• _Task material_
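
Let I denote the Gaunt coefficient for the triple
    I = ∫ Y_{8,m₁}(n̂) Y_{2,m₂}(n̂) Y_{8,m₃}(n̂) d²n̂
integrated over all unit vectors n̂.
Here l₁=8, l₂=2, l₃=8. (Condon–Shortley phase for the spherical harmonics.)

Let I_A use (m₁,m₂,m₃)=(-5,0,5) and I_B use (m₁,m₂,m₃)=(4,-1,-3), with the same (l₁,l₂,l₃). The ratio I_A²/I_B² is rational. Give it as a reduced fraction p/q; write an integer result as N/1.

1/490

Shared (l₁,l₂,l₃)=(8,2,8): N and (l;000)² cancel in I_A²/I_B².
A: Δ = 2!·14!·2!/19! = 1/348840; Racah Σ t=0..2: t=0:+1/24908083200 t=1:−1/958003200 t=2:+1/958003200 = 1/24908083200; ⇒ 3j(8 2 8; -5 0 5)² = 1/38760, sgn -1
B: Δ = 2!·14!·2!/19! = 1/348840; Racah Σ t=0..1: t=0:+1/174182400 t=1:−1/479001600 = 1/273715200; ⇒ 3j(8 2 8; 4 -1 -3)² = 49/3876, sgn -1
I_A²/I_B² = (1/38760)/(49/3876) = 1/490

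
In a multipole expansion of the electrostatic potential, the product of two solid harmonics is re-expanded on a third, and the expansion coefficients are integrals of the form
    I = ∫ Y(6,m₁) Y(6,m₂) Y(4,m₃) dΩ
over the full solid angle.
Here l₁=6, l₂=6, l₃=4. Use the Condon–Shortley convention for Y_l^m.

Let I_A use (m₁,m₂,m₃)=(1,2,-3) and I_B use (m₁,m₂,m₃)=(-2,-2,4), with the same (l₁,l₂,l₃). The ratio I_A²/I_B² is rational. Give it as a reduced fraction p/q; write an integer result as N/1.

1/20

Shared (l₁,l₂,l₃)=(6,6,4): N and (l;000)² cancel in I_A²/I_B².
A: Δ = 8!·4!·4!/17! = 1/15315300; Racah Σ t=4..5: t=4:+1/82944 t=5:−1/103680 = 1/414720; ⇒ 3j(6 6 4; 1 2 -3)² = 49/43758, sgn -1
B: Δ = 8!·4!·4!/17! = 1/15315300; Racah Σ t=4..4: t=4:+1/331776 = 1/331776; ⇒ 3j(6 6 4; -2 -2 4)² = 490/21879, sgn +1
I_A²/I_B² = (49/43758)/(490/21879) = 1/20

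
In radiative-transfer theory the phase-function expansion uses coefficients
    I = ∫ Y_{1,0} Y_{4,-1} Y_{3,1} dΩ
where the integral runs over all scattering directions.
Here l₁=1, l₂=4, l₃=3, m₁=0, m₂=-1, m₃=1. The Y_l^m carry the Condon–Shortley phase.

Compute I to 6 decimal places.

-0.238414

Checks pass: Σm=0; 8 even; l₃=3∈[3,5].
(2·1+1)(2·4+1)(2·3+1) = 189
Δ: 2! 0! 6! / 9! → 1/252
sum: t=1:−1/36 = -1/36
3j²(1 4 3; 0 0 0) = Δ·Π!·Σ² = 4/63  (sign +1)
sum: t=1:−1/48 = -1/48
3j²(1 4 3; 0 -1 1) = Δ·Π!·Σ² = 5/84  (sign -1)
combine: 4πI² = 189·4/63·5/84 = 5/7
take √, sign -1: I = -0.23841361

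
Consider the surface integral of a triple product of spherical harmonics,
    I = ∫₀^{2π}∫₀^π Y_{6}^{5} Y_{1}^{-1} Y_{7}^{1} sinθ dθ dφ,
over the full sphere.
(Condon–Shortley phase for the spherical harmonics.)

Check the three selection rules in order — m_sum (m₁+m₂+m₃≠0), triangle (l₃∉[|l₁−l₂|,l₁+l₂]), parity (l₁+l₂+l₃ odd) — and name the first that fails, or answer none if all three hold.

m_sum

m₁+m₂+m₃ = 5 − 1 + 1 = 5  ✗
triangle: |6−1|=5 ≤ l₃=7 ≤ 6+1=7
parity: l₁+l₂+l₃ = 14 is even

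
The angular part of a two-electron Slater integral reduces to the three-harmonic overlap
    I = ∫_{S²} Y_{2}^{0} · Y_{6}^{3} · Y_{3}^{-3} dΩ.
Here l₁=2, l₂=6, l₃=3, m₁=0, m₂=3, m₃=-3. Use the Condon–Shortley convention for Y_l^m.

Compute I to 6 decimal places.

0.000000

|2−6|≤3≤2+6 violated ⇒ I = 0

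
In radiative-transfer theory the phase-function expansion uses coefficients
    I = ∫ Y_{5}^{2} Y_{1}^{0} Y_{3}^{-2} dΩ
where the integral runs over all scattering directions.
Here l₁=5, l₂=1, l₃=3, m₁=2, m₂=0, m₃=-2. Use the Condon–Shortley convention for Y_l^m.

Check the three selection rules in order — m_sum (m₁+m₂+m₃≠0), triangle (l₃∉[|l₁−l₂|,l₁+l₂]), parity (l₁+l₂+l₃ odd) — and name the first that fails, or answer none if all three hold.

triangle

azimuthal sum: 2 + 0 − 2 = 0  ✓
4 ≤ 3 ≤ 6 (triangle on l)  ✗
L = 5 + 1 + 3 = 9 (odd)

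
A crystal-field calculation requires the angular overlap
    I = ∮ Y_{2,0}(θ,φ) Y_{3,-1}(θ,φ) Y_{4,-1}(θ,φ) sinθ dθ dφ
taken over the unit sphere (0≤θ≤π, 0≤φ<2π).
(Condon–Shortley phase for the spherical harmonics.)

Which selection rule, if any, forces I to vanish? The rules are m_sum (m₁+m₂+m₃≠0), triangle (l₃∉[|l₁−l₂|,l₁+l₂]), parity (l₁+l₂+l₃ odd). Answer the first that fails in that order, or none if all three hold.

m_sum

Σmᵢ = -2  ✗
l₃∈[|l₁−l₂|,l₁+l₂]=[1,5], have l₃=4
Σlᵢ = 9 ⇒ odd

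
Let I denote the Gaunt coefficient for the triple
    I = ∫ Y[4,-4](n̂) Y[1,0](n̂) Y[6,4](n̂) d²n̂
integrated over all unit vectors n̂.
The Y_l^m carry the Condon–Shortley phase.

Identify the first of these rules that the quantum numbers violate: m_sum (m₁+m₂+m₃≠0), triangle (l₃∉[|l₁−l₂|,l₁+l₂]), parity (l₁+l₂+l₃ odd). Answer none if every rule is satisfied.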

• _Task brief_
Find the word "sinθ" in the entries above. Copy every line that has it.

• _Exercise solution_
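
    I = ∫₀^{2π}∫₀^π Y_{6}^{5} Y_{1}^{-1} Y_{7}^{1} sinθ dθ dφ,
    I = ∮ Y_{2,0}(θ,φ) Y_{3,-1}(θ,φ) Y_{4,-1}(θ,φ) sinθ dθ dφ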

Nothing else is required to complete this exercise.